Extracted data:

+ + + + + + +

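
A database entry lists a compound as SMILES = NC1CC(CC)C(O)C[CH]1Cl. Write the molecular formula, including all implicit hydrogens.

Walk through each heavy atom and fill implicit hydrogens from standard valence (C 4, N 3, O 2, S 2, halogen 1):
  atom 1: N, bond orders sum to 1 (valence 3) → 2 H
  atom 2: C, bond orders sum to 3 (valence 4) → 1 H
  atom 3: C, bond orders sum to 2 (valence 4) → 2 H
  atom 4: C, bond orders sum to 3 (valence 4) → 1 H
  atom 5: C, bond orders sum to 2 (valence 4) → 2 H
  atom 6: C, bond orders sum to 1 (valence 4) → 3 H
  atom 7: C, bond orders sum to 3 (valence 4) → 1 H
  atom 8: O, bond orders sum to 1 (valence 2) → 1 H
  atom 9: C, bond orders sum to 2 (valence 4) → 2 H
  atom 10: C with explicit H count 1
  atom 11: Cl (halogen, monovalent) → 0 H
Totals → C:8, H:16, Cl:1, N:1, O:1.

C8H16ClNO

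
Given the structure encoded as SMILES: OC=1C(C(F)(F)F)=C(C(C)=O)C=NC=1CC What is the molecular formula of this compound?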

+ + + + + + +

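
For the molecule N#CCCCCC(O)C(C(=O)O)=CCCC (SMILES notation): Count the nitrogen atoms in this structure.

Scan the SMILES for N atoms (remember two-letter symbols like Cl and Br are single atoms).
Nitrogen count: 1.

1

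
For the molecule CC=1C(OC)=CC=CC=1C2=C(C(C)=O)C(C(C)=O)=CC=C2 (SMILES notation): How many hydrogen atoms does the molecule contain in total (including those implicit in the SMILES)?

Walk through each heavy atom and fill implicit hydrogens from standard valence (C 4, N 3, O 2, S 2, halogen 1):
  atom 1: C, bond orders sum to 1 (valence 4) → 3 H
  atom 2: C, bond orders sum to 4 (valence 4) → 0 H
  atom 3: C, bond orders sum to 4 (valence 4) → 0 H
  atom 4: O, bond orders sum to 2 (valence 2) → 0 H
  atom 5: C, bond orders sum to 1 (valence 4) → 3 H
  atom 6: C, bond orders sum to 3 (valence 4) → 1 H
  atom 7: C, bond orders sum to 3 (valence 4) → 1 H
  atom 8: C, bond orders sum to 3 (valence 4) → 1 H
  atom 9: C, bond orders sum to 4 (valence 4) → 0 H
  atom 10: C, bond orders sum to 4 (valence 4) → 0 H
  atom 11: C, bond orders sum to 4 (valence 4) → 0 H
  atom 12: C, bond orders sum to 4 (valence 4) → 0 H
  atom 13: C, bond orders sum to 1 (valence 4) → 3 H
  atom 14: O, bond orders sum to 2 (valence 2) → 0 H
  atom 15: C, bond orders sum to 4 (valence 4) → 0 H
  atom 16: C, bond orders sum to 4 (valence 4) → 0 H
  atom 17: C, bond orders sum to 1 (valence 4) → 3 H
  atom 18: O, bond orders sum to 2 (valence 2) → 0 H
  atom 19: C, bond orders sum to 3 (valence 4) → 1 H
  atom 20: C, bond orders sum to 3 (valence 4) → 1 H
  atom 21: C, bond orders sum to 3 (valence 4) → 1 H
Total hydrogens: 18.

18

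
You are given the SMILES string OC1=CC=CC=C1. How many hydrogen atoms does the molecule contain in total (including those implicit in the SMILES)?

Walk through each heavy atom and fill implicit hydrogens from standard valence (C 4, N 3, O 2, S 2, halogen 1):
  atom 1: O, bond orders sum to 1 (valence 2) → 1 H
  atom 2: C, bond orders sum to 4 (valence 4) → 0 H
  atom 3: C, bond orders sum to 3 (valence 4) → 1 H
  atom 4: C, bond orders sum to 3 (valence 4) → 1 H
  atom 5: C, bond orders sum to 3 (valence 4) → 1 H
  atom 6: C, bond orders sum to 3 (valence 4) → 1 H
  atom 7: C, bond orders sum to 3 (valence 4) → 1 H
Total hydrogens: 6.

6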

+ + + + + + +

Exercise instructions: Write out exactly the lines above from the line with "A database entry" through the line with "Given the structure", both of them included, and leave out all other lines.

Exercise output:
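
A database entry lists a compound as SMILES = NC1CC(CC)C(O)C[CH]1Cl. Write the molecular formula, including all implicit hydrogens.

Walk through each heavy atom and fill implicit hydrogens from standard valence (C 4, N 3, O 2, S 2, halogen 1):
  atom 1: N, bond orders sum to 1 (valence 3) → 2 H
  atom 2: C, bond orders sum to 3 (valence 4) → 1 H
  atom 3: C, bond orders sum to 2 (valence 4) → 2 H
  atom 4: C, bond orders sum to 3 (valence 4) → 1 H
  atom 5: C, bond orders sum to 2 (valence 4) → 2 H
  atom 6: C, bond orders sum to 1 (valence 4) → 3 H
  atom 7: C, bond orders sum to 3 (valence 4) → 1 H
  atom 8: O, bond orders sum to 1 (valence 2) → 1 H
  atom 9: C, bond orders sum to 2 (valence 4) → 2 H
  atom 10: C with explicit H count 1
  atom 11: Cl (halogen, monovalent) → 0 H
Totals → C:8, H:16, Cl:1, N:1, O:1.

C8H16ClNO

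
Given the structure encoded as SMILES: OC=1C(C(F)(F)F)=C(C(C)=O)C=NC=1CC What is the molecular formula of this compound?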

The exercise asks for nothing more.